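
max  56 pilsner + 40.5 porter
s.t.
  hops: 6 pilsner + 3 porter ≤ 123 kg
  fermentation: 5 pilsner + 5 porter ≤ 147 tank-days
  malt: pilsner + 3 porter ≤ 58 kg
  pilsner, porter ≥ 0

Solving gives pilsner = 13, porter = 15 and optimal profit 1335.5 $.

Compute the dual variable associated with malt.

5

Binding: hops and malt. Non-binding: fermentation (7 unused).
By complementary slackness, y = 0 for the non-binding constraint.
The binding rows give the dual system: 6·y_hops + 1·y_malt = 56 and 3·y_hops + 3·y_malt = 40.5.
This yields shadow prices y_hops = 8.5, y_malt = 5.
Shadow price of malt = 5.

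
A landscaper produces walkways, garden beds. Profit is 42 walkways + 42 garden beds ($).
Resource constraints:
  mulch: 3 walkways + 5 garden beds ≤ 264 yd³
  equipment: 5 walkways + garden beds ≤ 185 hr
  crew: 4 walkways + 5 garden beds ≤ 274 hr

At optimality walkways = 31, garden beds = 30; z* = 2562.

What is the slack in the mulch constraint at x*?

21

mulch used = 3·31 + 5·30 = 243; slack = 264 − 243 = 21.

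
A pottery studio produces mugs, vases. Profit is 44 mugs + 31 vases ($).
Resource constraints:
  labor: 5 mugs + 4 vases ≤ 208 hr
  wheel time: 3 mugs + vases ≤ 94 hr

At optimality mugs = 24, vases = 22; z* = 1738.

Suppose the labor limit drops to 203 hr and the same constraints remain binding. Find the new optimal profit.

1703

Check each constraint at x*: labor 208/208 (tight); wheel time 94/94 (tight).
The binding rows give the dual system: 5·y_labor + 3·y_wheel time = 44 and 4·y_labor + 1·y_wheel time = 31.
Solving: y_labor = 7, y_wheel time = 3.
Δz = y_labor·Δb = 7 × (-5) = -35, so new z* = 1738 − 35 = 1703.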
============================================================
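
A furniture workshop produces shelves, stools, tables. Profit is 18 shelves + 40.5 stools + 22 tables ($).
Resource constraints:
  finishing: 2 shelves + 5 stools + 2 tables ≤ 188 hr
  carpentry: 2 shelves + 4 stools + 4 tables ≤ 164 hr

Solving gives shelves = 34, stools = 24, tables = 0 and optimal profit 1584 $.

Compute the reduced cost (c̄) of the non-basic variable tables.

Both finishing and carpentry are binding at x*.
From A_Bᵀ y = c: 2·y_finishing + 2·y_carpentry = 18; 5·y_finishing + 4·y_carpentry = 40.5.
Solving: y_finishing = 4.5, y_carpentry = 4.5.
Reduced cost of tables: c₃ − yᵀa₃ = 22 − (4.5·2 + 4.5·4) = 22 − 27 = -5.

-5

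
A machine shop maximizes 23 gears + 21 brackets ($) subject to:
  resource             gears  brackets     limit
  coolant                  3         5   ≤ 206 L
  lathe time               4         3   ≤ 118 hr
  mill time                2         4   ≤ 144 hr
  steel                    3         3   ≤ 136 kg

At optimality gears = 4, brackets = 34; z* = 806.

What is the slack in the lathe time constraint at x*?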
============================================================
What is required: Return each line in the records that holds the string "lathe".

Response to this exercise:
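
  lathe time               4         3   ≤ 118 hr
What is the slack in the lathe time constraint at x*?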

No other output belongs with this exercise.